→ **DIRECTIONS**
Find the lines below in which the string "starts" occurs. Copy each one.

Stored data
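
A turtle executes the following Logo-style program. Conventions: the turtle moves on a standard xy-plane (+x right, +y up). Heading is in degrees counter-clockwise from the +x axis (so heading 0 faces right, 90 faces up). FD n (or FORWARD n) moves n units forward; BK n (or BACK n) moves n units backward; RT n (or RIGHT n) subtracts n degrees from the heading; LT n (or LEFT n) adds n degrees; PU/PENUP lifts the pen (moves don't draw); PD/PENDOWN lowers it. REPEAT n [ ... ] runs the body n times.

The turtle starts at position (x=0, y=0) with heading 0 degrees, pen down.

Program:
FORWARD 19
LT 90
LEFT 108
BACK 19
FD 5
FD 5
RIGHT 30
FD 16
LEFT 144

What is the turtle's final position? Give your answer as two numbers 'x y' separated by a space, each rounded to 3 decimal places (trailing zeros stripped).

Answer: 11.909 6.108

Derivation:
Executing turtle program step by step:
Start: pos=(0,0), heading=0, pen down
FD 19: (0,0) -> (19,0) [heading=0, draw]
LT 90: heading 0 -> 90
LT 108: heading 90 -> 198
BK 19: (19,0) -> (37.07,5.871) [heading=198, draw]
FD 5: (37.07,5.871) -> (32.315,4.326) [heading=198, draw]
FD 5: (32.315,4.326) -> (27.56,2.781) [heading=198, draw]
RT 30: heading 198 -> 168
FD 16: (27.56,2.781) -> (11.909,6.108) [heading=168, draw]
LT 144: heading 168 -> 312
Final: pos=(11.909,6.108), heading=312, 5 segment(s) drawn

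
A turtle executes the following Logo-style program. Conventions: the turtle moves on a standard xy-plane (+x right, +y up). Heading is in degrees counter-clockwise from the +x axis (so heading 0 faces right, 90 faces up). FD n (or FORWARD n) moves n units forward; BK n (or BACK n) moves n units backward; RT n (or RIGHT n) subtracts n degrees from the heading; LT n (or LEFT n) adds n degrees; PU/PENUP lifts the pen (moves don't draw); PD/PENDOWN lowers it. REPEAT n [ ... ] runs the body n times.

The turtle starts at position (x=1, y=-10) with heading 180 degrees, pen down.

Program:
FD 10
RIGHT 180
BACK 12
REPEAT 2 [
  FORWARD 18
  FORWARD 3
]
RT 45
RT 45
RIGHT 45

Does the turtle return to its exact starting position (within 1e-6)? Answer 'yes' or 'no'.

Executing turtle program step by step:
Start: pos=(1,-10), heading=180, pen down
FD 10: (1,-10) -> (-9,-10) [heading=180, draw]
RT 180: heading 180 -> 0
BK 12: (-9,-10) -> (-21,-10) [heading=0, draw]
REPEAT 2 [
  -- iteration 1/2 --
  FD 18: (-21,-10) -> (-3,-10) [heading=0, draw]
  FD 3: (-3,-10) -> (0,-10) [heading=0, draw]
  -- iteration 2/2 --
  FD 18: (0,-10) -> (18,-10) [heading=0, draw]
  FD 3: (18,-10) -> (21,-10) [heading=0, draw]
]
RT 45: heading 0 -> 315
RT 45: heading 315 -> 270
RT 45: heading 270 -> 225
Final: pos=(21,-10), heading=225, 6 segment(s) drawn

Start position: (1, -10)
Final position: (21, -10)
Distance = 20; >= 1e-6 -> NOT closed

Answer: no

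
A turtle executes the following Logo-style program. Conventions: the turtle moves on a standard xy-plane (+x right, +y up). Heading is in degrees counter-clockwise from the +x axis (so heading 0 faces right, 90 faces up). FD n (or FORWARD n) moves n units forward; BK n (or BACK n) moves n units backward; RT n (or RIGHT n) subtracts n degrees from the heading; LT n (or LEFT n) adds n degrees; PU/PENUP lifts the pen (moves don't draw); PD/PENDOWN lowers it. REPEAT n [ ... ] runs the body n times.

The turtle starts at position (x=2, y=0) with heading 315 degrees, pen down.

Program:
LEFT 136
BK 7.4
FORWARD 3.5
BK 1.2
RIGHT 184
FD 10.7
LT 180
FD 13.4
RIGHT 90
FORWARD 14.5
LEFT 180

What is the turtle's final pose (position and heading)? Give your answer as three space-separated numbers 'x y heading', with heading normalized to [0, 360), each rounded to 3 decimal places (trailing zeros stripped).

Executing turtle program step by step:
Start: pos=(2,0), heading=315, pen down
LT 136: heading 315 -> 91
BK 7.4: (2,0) -> (2.129,-7.399) [heading=91, draw]
FD 3.5: (2.129,-7.399) -> (2.068,-3.899) [heading=91, draw]
BK 1.2: (2.068,-3.899) -> (2.089,-5.099) [heading=91, draw]
RT 184: heading 91 -> 267
FD 10.7: (2.089,-5.099) -> (1.529,-15.785) [heading=267, draw]
LT 180: heading 267 -> 87
FD 13.4: (1.529,-15.785) -> (2.23,-2.403) [heading=87, draw]
RT 90: heading 87 -> 357
FD 14.5: (2.23,-2.403) -> (16.71,-3.162) [heading=357, draw]
LT 180: heading 357 -> 177
Final: pos=(16.71,-3.162), heading=177, 6 segment(s) drawn

Answer: 16.71 -3.162 177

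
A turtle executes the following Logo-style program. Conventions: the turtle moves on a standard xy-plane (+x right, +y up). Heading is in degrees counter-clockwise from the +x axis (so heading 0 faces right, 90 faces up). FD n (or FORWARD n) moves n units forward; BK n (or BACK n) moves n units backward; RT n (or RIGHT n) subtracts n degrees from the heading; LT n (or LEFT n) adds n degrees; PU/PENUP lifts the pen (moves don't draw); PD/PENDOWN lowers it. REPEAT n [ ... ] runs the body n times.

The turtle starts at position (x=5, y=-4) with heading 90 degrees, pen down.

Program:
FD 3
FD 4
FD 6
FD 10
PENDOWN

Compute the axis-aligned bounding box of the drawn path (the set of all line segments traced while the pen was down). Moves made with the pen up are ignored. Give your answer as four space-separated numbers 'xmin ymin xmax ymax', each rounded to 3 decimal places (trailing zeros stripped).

Answer: 5 -4 5 19

Derivation:
Executing turtle program step by step:
Start: pos=(5,-4), heading=90, pen down
FD 3: (5,-4) -> (5,-1) [heading=90, draw]
FD 4: (5,-1) -> (5,3) [heading=90, draw]
FD 6: (5,3) -> (5,9) [heading=90, draw]
FD 10: (5,9) -> (5,19) [heading=90, draw]
PD: pen down
Final: pos=(5,19), heading=90, 4 segment(s) drawn

Segment endpoints: x in {5, 5}, y in {-4, -1, 3, 9, 19}
xmin=5, ymin=-4, xmax=5, ymax=19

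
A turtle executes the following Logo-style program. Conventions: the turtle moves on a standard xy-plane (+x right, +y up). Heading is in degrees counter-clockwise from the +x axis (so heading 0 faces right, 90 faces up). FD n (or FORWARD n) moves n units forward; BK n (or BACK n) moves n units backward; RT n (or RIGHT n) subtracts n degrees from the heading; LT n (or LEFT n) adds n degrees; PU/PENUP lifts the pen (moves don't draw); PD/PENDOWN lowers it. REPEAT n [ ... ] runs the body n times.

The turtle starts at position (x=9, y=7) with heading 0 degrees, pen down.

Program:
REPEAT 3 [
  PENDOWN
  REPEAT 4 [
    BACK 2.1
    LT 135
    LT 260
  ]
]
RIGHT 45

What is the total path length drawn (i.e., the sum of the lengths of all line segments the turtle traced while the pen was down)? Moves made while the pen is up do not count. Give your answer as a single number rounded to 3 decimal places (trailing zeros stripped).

Answer: 25.2

Derivation:
Executing turtle program step by step:
Start: pos=(9,7), heading=0, pen down
REPEAT 3 [
  -- iteration 1/3 --
  PD: pen down
  REPEAT 4 [
    -- iteration 1/4 --
    BK 2.1: (9,7) -> (6.9,7) [heading=0, draw]
    LT 135: heading 0 -> 135
    LT 260: heading 135 -> 35
    -- iteration 2/4 --
    BK 2.1: (6.9,7) -> (5.18,5.795) [heading=35, draw]
    LT 135: heading 35 -> 170
    LT 260: heading 170 -> 70
    -- iteration 3/4 --
    BK 2.1: (5.18,5.795) -> (4.462,3.822) [heading=70, draw]
    LT 135: heading 70 -> 205
    LT 260: heading 205 -> 105
    -- iteration 4/4 --
    BK 2.1: (4.462,3.822) -> (5.005,1.794) [heading=105, draw]
    LT 135: heading 105 -> 240
    LT 260: heading 240 -> 140
  ]
  -- iteration 2/3 --
  PD: pen down
  REPEAT 4 [
    -- iteration 1/4 --
    BK 2.1: (5.005,1.794) -> (6.614,0.444) [heading=140, draw]
    LT 135: heading 140 -> 275
    LT 260: heading 275 -> 175
    -- iteration 2/4 --
    BK 2.1: (6.614,0.444) -> (8.706,0.261) [heading=175, draw]
    LT 135: heading 175 -> 310
    LT 260: heading 310 -> 210
    -- iteration 3/4 --
    BK 2.1: (8.706,0.261) -> (10.524,1.311) [heading=210, draw]
    LT 135: heading 210 -> 345
    LT 260: heading 345 -> 245
    -- iteration 4/4 --
    BK 2.1: (10.524,1.311) -> (11.412,3.214) [heading=245, draw]
    LT 135: heading 245 -> 20
    LT 260: heading 20 -> 280
  ]
  -- iteration 3/3 --
  PD: pen down
  REPEAT 4 [
    -- iteration 1/4 --
    BK 2.1: (11.412,3.214) -> (11.047,5.282) [heading=280, draw]
    LT 135: heading 280 -> 55
    LT 260: heading 55 -> 315
    -- iteration 2/4 --
    BK 2.1: (11.047,5.282) -> (9.562,6.767) [heading=315, draw]
    LT 135: heading 315 -> 90
    LT 260: heading 90 -> 350
    -- iteration 3/4 --
    BK 2.1: (9.562,6.767) -> (7.494,7.132) [heading=350, draw]
    LT 135: heading 350 -> 125
    LT 260: heading 125 -> 25
    -- iteration 4/4 --
    BK 2.1: (7.494,7.132) -> (5.591,6.244) [heading=25, draw]
    LT 135: heading 25 -> 160
    LT 260: heading 160 -> 60
  ]
]
RT 45: heading 60 -> 15
Final: pos=(5.591,6.244), heading=15, 12 segment(s) drawn

Segment lengths:
  seg 1: (9,7) -> (6.9,7), length = 2.1
  seg 2: (6.9,7) -> (5.18,5.795), length = 2.1
  seg 3: (5.18,5.795) -> (4.462,3.822), length = 2.1
  seg 4: (4.462,3.822) -> (5.005,1.794), length = 2.1
  seg 5: (5.005,1.794) -> (6.614,0.444), length = 2.1
  seg 6: (6.614,0.444) -> (8.706,0.261), length = 2.1
  seg 7: (8.706,0.261) -> (10.524,1.311), length = 2.1
  seg 8: (10.524,1.311) -> (11.412,3.214), length = 2.1
  seg 9: (11.412,3.214) -> (11.047,5.282), length = 2.1
  seg 10: (11.047,5.282) -> (9.562,6.767), length = 2.1
  seg 11: (9.562,6.767) -> (7.494,7.132), length = 2.1
  seg 12: (7.494,7.132) -> (5.591,6.244), length = 2.1
Total = 25.2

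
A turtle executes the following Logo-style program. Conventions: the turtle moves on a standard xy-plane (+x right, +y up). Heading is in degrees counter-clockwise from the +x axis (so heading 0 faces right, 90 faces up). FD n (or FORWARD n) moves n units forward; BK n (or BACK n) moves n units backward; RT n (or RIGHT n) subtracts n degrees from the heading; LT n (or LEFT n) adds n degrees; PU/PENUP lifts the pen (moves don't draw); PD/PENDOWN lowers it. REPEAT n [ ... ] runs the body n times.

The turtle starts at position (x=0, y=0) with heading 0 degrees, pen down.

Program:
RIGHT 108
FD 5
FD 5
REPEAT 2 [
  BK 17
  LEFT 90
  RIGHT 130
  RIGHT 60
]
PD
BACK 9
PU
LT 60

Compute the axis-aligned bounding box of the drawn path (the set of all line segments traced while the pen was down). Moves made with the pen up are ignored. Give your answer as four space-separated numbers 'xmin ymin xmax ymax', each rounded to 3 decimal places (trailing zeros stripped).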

→ **WRITTEN SOLUTION**
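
The turtle starts at position (x=0, y=0) with heading 0 degrees, pen down.
The turtle starts at position (x=1, y=-10) with heading 180 degrees, pen down.
The turtle starts at position (x=2, y=0) with heading 315 degrees, pen down.
The turtle starts at position (x=5, y=-4) with heading 90 degrees, pen down.
The turtle starts at position (x=9, y=7) with heading 0 degrees, pen down.
The turtle starts at position (x=0, y=0) with heading 0 degrees, pen down.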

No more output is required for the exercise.